ACTIVITY:
Every line from the start of the listing below through the line that contains "of the breach." is to be reproduced word for word.

+++ GIVEN INFORMATION

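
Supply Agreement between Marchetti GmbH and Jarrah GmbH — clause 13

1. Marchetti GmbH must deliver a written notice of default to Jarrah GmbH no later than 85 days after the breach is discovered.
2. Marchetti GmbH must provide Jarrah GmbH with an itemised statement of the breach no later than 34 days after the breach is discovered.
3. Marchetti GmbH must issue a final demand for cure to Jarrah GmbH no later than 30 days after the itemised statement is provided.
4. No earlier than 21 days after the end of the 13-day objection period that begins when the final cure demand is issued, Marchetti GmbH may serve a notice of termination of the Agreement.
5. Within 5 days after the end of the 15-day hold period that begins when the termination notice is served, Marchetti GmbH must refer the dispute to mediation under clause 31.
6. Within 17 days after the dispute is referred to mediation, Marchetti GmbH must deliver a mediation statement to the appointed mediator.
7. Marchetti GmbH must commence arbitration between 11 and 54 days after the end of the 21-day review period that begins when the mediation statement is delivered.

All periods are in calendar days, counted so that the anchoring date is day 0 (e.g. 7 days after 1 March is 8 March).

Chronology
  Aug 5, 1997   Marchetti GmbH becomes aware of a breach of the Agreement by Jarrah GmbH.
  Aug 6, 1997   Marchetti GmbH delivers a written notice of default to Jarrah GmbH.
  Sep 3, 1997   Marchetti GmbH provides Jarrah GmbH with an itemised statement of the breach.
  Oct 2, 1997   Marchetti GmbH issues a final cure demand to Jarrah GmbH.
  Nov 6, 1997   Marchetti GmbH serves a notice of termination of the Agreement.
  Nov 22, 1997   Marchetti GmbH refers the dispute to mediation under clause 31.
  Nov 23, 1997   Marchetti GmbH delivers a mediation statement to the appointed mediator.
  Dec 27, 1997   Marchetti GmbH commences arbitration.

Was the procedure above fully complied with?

Yes

(1) due by Aug 5, 1997 + 85 days = Oct 29, 1997; done Aug 6, 1997 — timely.
(2) due by Aug 5, 1997 + 34 days = Sep 8, 1997; done Sep 3, 1997 — timely.
(3) due by Sep 3, 1997 + 30 days = Oct 3, 1997; completed Oct 2, 1997, before the deadline.
(4) permitted from Oct 15, 1997 + 21 days = Nov 5, 1997 onward; done Nov 6, 1997, after the minimum wait.
(5) due by Nov 21, 1997 + 5 days = Nov 26, 1997; Nov 22, 1997 is within that limit.
(6) due by Nov 22, 1997 + 17 days = Dec 9, 1997; Nov 23, 1997 is within that limit.
(7) the permitted window runs from Dec 14, 1997 + 11 = Dec 25, 1997 to Dec 14, 1997 + 54 = Feb 6, 1998; Dec 27, 1997 falls inside that range.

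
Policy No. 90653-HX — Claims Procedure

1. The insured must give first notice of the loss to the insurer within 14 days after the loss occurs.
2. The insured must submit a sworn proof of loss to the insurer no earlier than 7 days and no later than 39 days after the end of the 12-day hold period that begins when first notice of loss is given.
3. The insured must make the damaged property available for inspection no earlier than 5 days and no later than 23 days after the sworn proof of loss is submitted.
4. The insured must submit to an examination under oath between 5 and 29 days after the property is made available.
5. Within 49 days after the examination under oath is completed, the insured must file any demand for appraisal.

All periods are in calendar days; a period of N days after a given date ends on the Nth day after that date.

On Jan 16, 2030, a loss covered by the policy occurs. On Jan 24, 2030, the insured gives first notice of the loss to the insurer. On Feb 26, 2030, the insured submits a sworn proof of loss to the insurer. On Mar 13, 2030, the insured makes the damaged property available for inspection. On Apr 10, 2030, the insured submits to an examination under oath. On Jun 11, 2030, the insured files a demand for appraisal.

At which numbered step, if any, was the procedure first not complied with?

Step 5

Step 1 — counting 14 days from Jan 16, 2030 (when the loss occurs) gives a deadline of Jan 30, 2030; completed Jan 24, 2030, before the deadline.
Step 2 — 7 and 39 days from Feb 5, 2030 (end of the 12-day hold period, which began when first notice of loss is given on Jan 24, 2030) are Feb 12, 2030 and Mar 16, 2030 respectively; done Feb 26, 2030, which is between those dates.
Step 3 — 5 and 23 days from Feb 26, 2030 (when the sworn proof of loss is submitted) are Mar 3, 2030 and Mar 21, 2030 respectively; Mar 13, 2030 falls inside that range.
Step 4 — 5 and 29 days from Mar 13, 2030 (when the property is made available) are Mar 18, 2030 and Apr 11, 2030 respectively; done Apr 10, 2030 — within the window.
Step 5 — counting 49 days from Apr 10, 2030 (when the examination under oath is completed) gives a deadline of May 29, 2030; Jun 11, 2030 misses that deadline by 13 days.
The analysis stops there.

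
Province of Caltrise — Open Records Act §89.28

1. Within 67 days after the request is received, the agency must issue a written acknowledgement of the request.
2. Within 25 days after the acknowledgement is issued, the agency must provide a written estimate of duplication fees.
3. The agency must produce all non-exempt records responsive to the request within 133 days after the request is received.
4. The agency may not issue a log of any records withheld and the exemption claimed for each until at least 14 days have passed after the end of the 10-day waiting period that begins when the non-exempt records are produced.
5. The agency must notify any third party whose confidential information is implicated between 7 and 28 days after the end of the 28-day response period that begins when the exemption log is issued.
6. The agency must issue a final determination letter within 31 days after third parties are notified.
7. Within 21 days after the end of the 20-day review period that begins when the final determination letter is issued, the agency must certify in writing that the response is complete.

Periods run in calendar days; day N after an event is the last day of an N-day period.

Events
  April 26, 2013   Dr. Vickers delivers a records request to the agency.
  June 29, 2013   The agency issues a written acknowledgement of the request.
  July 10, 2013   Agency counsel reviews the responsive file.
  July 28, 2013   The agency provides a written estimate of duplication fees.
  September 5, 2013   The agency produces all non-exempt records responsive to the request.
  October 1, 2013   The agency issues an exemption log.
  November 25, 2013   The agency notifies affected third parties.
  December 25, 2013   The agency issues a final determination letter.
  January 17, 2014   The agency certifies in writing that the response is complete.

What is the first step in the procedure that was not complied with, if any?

(1) due by April 26, 2013 + 67 days = July 2, 2013; completed June 29, 2013, before the deadline.
(2) due by June 29, 2013 + 25 days = July 24, 2013; not done until July 28, 2013, 4 days after the deadline.

Step 2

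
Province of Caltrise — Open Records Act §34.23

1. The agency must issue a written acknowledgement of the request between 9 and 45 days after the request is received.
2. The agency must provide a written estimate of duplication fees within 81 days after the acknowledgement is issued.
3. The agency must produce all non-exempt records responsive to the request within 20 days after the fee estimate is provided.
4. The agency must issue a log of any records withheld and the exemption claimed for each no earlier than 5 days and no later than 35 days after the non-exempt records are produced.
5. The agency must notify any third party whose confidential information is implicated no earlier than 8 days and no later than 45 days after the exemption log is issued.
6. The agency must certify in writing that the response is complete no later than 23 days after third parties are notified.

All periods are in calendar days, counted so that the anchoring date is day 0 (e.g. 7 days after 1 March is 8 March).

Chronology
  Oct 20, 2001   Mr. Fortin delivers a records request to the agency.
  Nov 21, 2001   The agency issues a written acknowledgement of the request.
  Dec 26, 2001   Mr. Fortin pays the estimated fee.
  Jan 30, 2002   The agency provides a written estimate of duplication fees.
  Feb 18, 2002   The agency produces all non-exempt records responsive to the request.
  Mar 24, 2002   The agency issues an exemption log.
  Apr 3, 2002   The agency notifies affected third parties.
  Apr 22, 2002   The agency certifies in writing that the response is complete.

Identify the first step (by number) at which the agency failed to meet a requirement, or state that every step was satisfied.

None — every step was satisfied

Step 1 — 9 and 45 days from Oct 20, 2001 (when the request is received) are Oct 29, 2001 and Dec 4, 2001 respectively; done Nov 21, 2001 — within the window.
Step 2 — counting 81 days from Nov 21, 2001 (when the acknowledgement is issued) gives a deadline of Feb 10, 2002; done Jan 30, 2002 — timely.
Step 3 — counting 20 days from Jan 30, 2002 (when the fee estimate is provided) gives a deadline of Feb 19, 2002; Feb 18, 2002 is within that limit.
Step 4 — 5 and 35 days from Feb 18, 2002 (when the non-exempt records are produced) are Feb 23, 2002 and Mar 25, 2002 respectively; done Mar 24, 2002 — within the window.
Step 5 — 8 and 45 days from Mar 24, 2002 (when the exemption log is issued) are Apr 1, 2002 and May 8, 2002 respectively; done Apr 3, 2002, which is between those dates.
Step 6 — counting 23 days from Apr 3, 2002 (when third parties are notified) gives a deadline of Apr 26, 2002; done Apr 22, 2002 — timely.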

++++++

WRITTEN ANSWER:
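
Supply Agreement between Marchetti GmbH and Jarrah GmbH — clause 13

1. Marchetti GmbH must deliver a written notice of default to Jarrah GmbH no later than 85 days after the breach is discovered.
2. Marchetti GmbH must provide Jarrah GmbH with an itemised statement of the breach no later than 34 days after the breach is discovered.
3. Marchetti GmbH must issue a final demand for cure to Jarrah GmbH no later than 30 days after the itemised statement is provided.
4. No earlier than 21 days after the end of the 13-day objection period that begins when the final cure demand is issued, Marchetti GmbH may serve a notice of termination of the Agreement.
5. Within 5 days after the end of the 15-day hold period that begins when the termination notice is served, Marchetti GmbH must refer the dispute to mediation under clause 31.
6. Within 17 days after the dispute is referred to mediation, Marchetti GmbH must deliver a mediation statement to the appointed mediator.
7. Marchetti GmbH must commence arbitration between 11 and 54 days after the end of the 21-day review period that begins when the mediation statement is delivered.

All periods are in calendar days, counted so that the anchoring date is day 0 (e.g. 7 days after 1 March is 8 March).

Chronology
  Aug 5, 1997   Marchetti GmbH becomes aware of a breach of the Agreement by Jarrah GmbH.
  Aug 6, 1997   Marchetti GmbH delivers a written notice of default to Jarrah GmbH.
  Sep 3, 1997   Marchetti GmbH provides Jarrah GmbH with an itemised statement of the breach.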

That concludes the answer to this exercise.